## Problem
Copy the records below verbatim, from the first line through the line containing "An asset (warehouse", inclusive, and output nothing else.

## Data for this exercise
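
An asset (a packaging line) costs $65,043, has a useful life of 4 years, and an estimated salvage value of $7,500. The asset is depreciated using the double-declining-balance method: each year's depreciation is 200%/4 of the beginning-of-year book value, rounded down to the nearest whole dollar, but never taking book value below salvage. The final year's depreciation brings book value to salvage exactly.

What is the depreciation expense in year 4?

Depreciable base = $65,043 − $7,500 = $57,543.
Year 1: ⌊$65,043 × 200%/4⌋ = $32,521. Book value $32,522.
Year 2: ⌊$32,522 × 200%/4⌋ = $16,261. Book value $16,261.
Year 3: ⌊$16,261 × 200%/4⌋ = $8,130. Book value $8,131.
Year 4 (final): $8,131 − $7,500 = $631. Book value $7,500.

$631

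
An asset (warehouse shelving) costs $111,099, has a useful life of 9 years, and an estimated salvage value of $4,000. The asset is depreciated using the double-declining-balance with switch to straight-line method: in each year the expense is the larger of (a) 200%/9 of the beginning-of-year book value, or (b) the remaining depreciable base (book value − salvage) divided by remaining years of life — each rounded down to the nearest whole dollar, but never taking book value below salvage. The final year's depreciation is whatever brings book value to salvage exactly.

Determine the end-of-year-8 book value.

$10,866

Depreciable base = $111,099 − $4,000 = $107,099.
Year 1: DB = ⌊$111,099 × 200%/9⌋ = $24,688; SL = ⌊$107,099/9⌋ = $11,899 → take DB $24,688. Book value $86,411.
Year 2: DB = ⌊$86,411 × 200%/9⌋ = $19,202; SL = ⌊$82,411/8⌋ = $10,301 → take DB $19,202. Book value $67,209.
Year 3: DB = ⌊$67,209 × 200%/9⌋ = $14,935; SL = ⌊$63,209/7⌋ = $9,029 → take DB $14,935. Book value $52,274.
Year 4: DB = ⌊$52,274 × 200%/9⌋ = $11,616; SL = ⌊$48,274/6⌋ = $8,045 → take DB $11,616. Book value $40,658.
Year 5: DB = ⌊$40,658 × 200%/9⌋ = $9,035; SL = ⌊$36,658/5⌋ = $7,331 → take DB $9,035. Book value $31,623.
Year 6: DB = ⌊$31,623 × 200%/9⌋ = $7,027; SL = ⌊$27,623/4⌋ = $6,905 → take DB $7,027. Book value $24,596.
Year 7: DB = ⌊$24,596 × 200%/9⌋ = $5,465; SL = ⌊$20,596/3⌋ = $6,865 → take SL $6,865. Book value $17,731.
Year 8: DB = ⌊$17,731 × 200%/9⌋ = $3,940; SL = ⌊$13,731/2⌋ = $6,865 → take SL $6,865. Book value $10,866.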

## Answer space
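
An asset (a packaging line) costs $65,043, has a useful life of 4 years, and an estimated salvage value of $7,500. The asset is depreciated using the double-declining-balance method: each year's depreciation is 200%/4 of the beginning-of-year book value, rounded down to the nearest whole dollar, but never taking book value below salvage. The final year's depreciation brings book value to salvage exactly.

What is the depreciation expense in year 4?

Depreciable base = $65,043 − $7,500 = $57,543.
Year 1: ⌊$65,043 × 200%/4⌋ = $32,521. Book value $32,522.
Year 2: ⌊$32,522 × 200%/4⌋ = $16,261. Book value $16,261.
Year 3: ⌊$16,261 × 200%/4⌋ = $8,130. Book value $8,131.
Year 4 (final): $8,131 − $7,500 = $631. Book value $7,500.

$631

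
An asset (warehouse shelving) costs $111,099, has a useful life of 9 years, and an estimated salvage value of $4,000. The asset is depreciated using the double-declining-balance with switch to straight-line method: in each year the expense is the larger of (a) 200%/9 of the beginning-of-year book value, or (b) the remaining depreciable base (book value − salvage) divided by remaining years of life — each rounded down to the nearest whole dollar, but never taking book value below salvage. The final year's depreciation is whatever brings book value to salvage exactly.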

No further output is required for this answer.